§ **Required action**
Would you please copy every line from the records that contains the word "opaque"?

§ **Given records**
● ● ● ● ● ● ●
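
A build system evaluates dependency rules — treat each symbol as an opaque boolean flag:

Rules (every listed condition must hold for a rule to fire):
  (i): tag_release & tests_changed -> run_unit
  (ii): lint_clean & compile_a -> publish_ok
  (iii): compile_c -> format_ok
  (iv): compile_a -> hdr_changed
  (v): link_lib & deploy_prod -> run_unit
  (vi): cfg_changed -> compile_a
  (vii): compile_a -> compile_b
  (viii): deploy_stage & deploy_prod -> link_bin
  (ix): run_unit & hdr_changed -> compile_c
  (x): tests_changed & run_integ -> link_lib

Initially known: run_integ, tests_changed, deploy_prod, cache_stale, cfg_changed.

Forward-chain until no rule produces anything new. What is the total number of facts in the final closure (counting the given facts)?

Round 1: (vi) [cfg_changed -> compile_a]; (x) [tests_changed & run_integ -> link_lib]. Adds compile_a, link_lib.
Round 2: (iv) [compile_a -> hdr_changed]; (v) [link_lib & deploy_prod -> run_unit]; (vii) [compile_a -> compile_b]. Adds hdr_changed, run_unit, compile_b.
Round 3: (ix) [run_unit & hdr_changed -> compile_c]. Adds compile_c.
Round 4: (iii) [compile_c -> format_ok]. Adds format_ok.
Closure: {cache_stale, cfg_changed, compile_a, compile_b, compile_c, deploy_prod, format_ok, hdr_changed, link_lib, run_integ, run_unit, tests_changed} — 12 facts.

12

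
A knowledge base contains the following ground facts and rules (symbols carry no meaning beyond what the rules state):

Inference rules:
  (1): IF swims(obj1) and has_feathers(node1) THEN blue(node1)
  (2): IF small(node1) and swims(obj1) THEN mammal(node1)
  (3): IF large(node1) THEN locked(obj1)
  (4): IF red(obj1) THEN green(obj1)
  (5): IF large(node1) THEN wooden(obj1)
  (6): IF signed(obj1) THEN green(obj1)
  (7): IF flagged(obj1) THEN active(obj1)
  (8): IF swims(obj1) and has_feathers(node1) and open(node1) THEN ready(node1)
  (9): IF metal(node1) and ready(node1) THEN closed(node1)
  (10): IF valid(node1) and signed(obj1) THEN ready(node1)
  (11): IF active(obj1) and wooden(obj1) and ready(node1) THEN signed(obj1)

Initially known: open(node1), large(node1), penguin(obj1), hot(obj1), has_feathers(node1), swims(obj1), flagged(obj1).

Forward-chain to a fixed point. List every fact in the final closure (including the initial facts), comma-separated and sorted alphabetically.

active(obj1), blue(node1), flagged(obj1), green(obj1), has_feathers(node1), hot(obj1), large(node1), locked(obj1), open(node1), penguin(obj1), ready(node1), signed(obj1), swims(obj1), wooden(obj1)

Round 1 — (1), (3), (5), (7), (8), derive blue(node1), locked(obj1), wooden(obj1), active(obj1), ready(node1).
Round 2 — (11), derive signed(obj1).
Round 3 — (6), derive green(obj1).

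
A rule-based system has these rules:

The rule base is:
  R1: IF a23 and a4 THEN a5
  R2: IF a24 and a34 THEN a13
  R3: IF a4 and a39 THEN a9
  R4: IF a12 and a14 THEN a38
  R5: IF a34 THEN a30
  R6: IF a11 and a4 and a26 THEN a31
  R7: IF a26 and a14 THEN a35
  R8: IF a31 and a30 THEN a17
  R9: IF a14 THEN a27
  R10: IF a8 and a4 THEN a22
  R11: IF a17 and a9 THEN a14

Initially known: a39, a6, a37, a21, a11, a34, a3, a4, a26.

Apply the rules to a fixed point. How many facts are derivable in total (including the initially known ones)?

Round 1: R3 [IF a4 and a39 THEN a9]; R5 [IF a34 THEN a30]; R6 [IF a11 and a4 and a26 THEN a31]. Adds a9, a30, a31.
Round 2: R8 [IF a31 and a30 THEN a17]. Adds a17.
Round 3: R11 [IF a17 and a9 THEN a14]. Adds a14.
Round 4: R7 [IF a26 and a14 THEN a35]; R9 [IF a14 THEN a27]. Adds a35, a27.
Closure: {a11, a14, a17, a21, a26, a27, a3, a30, a31, a34, a35, a37, a39, a4, a6, a9} — 16 facts.

16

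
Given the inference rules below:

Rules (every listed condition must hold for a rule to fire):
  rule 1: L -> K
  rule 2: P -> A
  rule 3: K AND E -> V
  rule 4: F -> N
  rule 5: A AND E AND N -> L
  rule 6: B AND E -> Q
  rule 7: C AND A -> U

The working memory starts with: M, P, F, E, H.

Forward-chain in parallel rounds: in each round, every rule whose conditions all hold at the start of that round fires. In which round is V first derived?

4

Round 1: rule 2 [P -> A]; rule 4 [F -> N]. Adds A, N.
Round 2: rule 5 [A AND E AND N -> L]. Adds L.
Round 3: rule 1 [L -> K]. Adds K.
Round 4: rule 3 [K AND E -> V]. Adds V.
V first appears in round 4.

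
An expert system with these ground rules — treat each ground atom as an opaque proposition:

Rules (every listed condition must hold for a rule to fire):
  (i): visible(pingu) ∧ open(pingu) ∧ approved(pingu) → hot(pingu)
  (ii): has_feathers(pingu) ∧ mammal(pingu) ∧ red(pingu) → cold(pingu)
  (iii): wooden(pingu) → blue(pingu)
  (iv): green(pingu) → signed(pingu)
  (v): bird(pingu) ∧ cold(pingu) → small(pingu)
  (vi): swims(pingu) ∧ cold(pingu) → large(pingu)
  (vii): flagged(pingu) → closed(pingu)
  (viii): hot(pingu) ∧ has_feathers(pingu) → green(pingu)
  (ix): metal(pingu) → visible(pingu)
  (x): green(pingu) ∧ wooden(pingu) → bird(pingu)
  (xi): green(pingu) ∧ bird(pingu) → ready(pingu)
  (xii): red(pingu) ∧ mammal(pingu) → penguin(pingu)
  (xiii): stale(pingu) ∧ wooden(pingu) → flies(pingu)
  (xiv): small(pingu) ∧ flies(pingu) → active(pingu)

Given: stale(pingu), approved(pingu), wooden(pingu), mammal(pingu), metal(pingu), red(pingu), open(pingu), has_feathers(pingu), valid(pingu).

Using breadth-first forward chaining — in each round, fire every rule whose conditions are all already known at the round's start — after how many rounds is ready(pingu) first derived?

Round 1 fires (ii), (iii), (ix), (xii), (xiii), giving cold(pingu), blue(pingu), visible(pingu), penguin(pingu), flies(pingu).
Round 2 fires (i), giving hot(pingu).
Round 3 fires (viii), giving green(pingu).
Round 4 fires (iv), (x), giving signed(pingu), bird(pingu).
Round 5 fires (v), (xi), giving small(pingu), ready(pingu).
ready(pingu) first appears in round 5.

5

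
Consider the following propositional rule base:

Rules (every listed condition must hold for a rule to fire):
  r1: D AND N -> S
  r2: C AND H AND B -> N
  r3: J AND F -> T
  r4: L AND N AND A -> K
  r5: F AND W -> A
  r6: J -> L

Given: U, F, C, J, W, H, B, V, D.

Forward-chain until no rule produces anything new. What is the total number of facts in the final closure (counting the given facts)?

Round 1 — r2, r3, r5, r6, derive N, T, A, L.
Round 2 — r1, r4, derive S, K.
Closure: {A, B, C, D, F, H, J, K, L, N, S, T, U, V, W} — 15 facts.

15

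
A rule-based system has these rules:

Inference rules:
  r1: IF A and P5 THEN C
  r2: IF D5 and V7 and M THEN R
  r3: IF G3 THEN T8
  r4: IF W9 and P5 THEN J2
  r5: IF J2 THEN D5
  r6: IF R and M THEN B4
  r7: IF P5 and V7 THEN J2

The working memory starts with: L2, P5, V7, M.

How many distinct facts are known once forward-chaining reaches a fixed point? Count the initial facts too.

Round 1: r7 [IF P5 and V7 THEN J2]. Adds J2.
Round 2: r5 [IF J2 THEN D5]. Adds D5.
Round 3: r2 [IF D5 and V7 and M THEN R]. Adds R.
Round 4: r6 [IF R and M THEN B4]. Adds B4.
Closure: {B4, D5, J2, L2, M, P5, R, V7} — 8 facts.

8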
● ● ● ● ● ● ●
§ **Solved problem**
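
A build system evaluates dependency rules — treat each symbol as an opaque boolean flag:
An expert system with these ground rules — treat each ground atom as an opaque proposition: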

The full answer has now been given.